- HOW TO COMPLETE THIS TASK -
Your output must consist solely of the lines from the one containing "A tetradic (square) colour" through the end of the records, reproduced exactly.

>>>>>

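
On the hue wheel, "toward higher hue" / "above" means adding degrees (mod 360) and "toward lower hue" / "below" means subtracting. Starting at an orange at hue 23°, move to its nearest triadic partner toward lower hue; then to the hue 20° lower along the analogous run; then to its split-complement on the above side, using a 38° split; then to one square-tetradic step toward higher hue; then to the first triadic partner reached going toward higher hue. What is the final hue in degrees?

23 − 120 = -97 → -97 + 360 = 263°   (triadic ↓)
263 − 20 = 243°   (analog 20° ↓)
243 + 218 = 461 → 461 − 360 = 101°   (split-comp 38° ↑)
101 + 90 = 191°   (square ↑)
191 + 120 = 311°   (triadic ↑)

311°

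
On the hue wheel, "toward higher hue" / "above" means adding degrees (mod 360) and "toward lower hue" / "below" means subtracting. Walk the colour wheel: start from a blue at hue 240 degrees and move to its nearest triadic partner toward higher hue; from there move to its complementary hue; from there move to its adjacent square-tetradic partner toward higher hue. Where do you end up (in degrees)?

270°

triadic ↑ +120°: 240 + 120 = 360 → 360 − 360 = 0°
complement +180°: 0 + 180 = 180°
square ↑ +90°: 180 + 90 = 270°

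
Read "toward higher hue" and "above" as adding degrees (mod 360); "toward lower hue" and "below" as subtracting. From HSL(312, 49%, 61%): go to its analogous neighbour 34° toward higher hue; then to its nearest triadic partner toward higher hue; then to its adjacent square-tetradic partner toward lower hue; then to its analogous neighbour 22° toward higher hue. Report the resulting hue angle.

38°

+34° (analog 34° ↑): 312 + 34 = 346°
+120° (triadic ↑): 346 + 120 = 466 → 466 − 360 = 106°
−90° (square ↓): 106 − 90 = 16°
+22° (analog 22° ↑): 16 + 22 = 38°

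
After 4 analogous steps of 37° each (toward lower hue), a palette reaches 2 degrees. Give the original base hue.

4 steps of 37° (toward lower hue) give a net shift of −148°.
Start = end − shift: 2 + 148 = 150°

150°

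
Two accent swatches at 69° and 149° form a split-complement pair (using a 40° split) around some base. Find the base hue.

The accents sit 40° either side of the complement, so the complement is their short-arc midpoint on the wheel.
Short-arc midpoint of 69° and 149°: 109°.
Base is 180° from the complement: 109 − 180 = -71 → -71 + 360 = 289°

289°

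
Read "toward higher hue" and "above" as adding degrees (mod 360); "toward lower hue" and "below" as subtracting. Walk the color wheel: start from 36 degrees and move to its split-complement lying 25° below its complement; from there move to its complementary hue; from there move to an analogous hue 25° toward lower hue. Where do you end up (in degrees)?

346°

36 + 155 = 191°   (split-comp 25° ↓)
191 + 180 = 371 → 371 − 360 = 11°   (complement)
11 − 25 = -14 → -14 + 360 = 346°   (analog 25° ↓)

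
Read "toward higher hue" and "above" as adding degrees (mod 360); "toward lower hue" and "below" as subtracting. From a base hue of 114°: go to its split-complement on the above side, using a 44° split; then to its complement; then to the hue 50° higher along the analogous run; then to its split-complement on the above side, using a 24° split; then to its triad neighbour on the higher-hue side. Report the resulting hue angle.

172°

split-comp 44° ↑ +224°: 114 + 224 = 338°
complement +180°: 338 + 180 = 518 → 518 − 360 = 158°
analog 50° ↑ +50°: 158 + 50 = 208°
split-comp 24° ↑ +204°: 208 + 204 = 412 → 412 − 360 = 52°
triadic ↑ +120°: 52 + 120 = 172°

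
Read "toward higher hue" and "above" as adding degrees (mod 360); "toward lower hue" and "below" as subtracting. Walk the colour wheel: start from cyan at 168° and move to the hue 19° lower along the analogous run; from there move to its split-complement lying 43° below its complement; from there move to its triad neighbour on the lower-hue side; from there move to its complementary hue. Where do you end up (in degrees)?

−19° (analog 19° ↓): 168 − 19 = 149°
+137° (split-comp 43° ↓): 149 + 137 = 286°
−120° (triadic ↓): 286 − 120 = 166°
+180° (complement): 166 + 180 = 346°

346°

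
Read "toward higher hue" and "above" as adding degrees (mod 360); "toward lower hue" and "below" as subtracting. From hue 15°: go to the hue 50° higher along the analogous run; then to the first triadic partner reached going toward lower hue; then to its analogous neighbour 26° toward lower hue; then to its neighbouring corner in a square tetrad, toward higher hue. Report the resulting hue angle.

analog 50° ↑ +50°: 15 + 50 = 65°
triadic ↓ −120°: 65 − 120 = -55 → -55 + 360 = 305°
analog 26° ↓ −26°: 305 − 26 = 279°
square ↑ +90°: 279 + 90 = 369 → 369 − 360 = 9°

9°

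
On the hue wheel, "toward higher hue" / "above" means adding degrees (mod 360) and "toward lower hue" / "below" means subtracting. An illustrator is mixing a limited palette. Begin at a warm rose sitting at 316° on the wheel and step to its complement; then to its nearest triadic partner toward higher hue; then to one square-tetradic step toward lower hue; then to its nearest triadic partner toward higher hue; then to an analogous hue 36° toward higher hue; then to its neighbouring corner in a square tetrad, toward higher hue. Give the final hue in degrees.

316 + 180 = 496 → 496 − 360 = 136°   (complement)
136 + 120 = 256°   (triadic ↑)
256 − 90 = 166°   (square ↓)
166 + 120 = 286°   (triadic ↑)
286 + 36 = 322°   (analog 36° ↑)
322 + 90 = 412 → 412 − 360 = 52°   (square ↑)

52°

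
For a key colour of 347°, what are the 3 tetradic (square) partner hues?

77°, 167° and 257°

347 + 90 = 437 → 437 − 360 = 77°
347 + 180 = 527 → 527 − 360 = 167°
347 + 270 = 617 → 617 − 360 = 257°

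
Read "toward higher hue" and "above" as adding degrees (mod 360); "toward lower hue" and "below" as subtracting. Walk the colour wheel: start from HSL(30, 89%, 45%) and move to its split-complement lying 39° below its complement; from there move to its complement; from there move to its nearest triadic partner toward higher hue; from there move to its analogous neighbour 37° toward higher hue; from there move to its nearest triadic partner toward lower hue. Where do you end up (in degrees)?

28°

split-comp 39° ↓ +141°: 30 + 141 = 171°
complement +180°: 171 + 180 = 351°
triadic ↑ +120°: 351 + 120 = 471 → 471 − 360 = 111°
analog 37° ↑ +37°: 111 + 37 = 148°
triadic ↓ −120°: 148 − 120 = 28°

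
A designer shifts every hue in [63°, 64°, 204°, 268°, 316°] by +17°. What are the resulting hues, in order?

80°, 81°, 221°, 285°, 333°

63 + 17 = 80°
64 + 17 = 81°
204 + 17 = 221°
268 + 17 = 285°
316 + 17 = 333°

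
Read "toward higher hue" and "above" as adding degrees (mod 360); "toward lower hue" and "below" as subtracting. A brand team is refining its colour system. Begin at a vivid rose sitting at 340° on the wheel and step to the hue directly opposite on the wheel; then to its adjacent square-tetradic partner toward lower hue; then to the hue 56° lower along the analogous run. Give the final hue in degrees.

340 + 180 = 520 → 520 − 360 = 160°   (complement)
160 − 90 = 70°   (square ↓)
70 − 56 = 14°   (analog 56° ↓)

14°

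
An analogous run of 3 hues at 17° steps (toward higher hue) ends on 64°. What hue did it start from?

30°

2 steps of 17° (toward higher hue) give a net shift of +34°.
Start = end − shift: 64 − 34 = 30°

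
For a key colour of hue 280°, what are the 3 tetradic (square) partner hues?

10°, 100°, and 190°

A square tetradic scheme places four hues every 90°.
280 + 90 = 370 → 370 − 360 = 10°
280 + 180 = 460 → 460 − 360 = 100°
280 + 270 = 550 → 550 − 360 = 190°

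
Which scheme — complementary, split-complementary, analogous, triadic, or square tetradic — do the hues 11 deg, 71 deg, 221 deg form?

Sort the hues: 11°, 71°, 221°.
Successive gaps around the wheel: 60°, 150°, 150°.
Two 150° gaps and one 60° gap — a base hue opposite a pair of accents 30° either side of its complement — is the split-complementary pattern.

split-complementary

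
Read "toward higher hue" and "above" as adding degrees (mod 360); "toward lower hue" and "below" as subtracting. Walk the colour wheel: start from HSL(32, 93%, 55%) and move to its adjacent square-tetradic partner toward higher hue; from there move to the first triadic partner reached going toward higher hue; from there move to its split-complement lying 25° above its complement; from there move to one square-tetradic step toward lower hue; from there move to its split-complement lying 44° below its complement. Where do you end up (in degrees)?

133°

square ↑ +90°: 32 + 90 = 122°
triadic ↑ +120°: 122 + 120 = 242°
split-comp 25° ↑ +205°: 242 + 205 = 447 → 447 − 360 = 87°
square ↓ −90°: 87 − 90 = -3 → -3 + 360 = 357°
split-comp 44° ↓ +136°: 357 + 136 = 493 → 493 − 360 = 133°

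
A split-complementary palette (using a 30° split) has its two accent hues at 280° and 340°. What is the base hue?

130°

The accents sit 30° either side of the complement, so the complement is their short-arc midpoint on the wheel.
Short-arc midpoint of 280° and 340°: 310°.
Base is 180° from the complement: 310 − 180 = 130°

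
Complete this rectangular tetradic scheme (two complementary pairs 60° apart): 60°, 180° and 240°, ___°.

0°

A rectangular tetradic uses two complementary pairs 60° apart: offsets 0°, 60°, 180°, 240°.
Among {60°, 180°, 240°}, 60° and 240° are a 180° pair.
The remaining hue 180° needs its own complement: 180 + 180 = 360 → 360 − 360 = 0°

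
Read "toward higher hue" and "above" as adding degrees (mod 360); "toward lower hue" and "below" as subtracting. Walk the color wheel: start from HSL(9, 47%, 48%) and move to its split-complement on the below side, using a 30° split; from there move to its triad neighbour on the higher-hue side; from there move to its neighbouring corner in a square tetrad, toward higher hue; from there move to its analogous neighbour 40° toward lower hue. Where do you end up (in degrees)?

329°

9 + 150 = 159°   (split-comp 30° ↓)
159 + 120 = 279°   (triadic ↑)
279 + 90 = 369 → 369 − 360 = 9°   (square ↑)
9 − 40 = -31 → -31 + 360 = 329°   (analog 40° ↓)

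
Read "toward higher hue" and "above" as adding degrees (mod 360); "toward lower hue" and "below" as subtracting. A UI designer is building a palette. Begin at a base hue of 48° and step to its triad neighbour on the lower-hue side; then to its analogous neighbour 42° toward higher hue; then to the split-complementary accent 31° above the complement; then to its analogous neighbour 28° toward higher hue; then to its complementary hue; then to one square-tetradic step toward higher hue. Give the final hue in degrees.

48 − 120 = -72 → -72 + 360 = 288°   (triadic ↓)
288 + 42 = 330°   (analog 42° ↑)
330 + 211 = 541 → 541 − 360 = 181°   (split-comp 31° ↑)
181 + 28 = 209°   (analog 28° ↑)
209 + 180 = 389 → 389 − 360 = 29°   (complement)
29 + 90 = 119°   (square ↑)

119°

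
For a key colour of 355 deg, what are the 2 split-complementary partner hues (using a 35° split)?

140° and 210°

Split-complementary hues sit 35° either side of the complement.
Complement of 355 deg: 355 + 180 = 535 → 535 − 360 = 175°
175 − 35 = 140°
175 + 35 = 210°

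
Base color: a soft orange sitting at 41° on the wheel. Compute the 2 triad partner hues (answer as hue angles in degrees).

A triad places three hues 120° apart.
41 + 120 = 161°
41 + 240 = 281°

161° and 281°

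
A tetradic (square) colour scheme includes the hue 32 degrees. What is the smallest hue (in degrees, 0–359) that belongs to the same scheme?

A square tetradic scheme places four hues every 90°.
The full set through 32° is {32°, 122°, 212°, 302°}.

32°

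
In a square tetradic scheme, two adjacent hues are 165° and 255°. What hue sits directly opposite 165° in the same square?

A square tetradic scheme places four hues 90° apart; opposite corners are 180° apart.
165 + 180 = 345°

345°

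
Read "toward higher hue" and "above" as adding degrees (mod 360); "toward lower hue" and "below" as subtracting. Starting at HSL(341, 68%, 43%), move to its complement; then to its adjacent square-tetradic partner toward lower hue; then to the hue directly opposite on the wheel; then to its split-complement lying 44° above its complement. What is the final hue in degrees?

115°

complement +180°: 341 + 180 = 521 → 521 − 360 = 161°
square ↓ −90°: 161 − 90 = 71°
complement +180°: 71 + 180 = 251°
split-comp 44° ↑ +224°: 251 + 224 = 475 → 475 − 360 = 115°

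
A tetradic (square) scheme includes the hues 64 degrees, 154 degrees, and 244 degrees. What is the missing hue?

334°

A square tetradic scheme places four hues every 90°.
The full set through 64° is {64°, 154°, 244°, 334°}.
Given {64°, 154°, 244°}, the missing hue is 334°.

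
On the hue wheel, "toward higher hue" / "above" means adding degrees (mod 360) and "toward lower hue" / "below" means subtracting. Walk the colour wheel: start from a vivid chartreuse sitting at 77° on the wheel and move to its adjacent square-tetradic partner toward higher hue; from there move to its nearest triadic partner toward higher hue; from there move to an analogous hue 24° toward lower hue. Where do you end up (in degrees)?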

<<<<<

- EXPECTED ANSWER -
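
A tetradic (square) colour scheme includes the hue 32 degrees. What is the smallest hue (in degrees, 0–359) that belongs to the same scheme?

A square tetradic scheme places four hues every 90°.
The full set through 32° is {32°, 122°, 212°, 302°}.

32°

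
In a square tetradic scheme, two adjacent hues are 165° and 255°. What hue sits directly opposite 165° in the same square?

A square tetradic scheme places four hues 90° apart; opposite corners are 180° apart.
165 + 180 = 345°

345°

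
Read "toward higher hue" and "above" as adding degrees (mod 360); "toward lower hue" and "below" as subtracting. Starting at HSL(341, 68%, 43%), move to its complement; then to its adjacent square-tetradic partner toward lower hue; then to the hue directly opposite on the wheel; then to its split-complement lying 44° above its complement. What is the final hue in degrees?

115°

complement +180°: 341 + 180 = 521 → 521 − 360 = 161°
square ↓ −90°: 161 − 90 = 71°
complement +180°: 71 + 180 = 251°
split-comp 44° ↑ +224°: 251 + 224 = 475 → 475 − 360 = 115°

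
A tetradic (square) scheme includes the hues 64 degrees, 154 degrees, and 244 degrees. What is the missing hue?

334°

A square tetradic scheme places four hues every 90°.
The full set through 64° is {64°, 154°, 244°, 334°}.
Given {64°, 154°, 244°}, the missing hue is 334°.

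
On the hue wheel, "toward higher hue" / "above" means adding degrees (mod 360) and "toward lower hue" / "below" means subtracting. Walk the colour wheel: start from a vivid chartreuse sitting at 77° on the wheel and move to its adjacent square-tetradic partner toward higher hue; from there move to its nearest triadic partner toward higher hue; from there move to an analogous hue 24° toward lower hue. Where do you end up (in degrees)?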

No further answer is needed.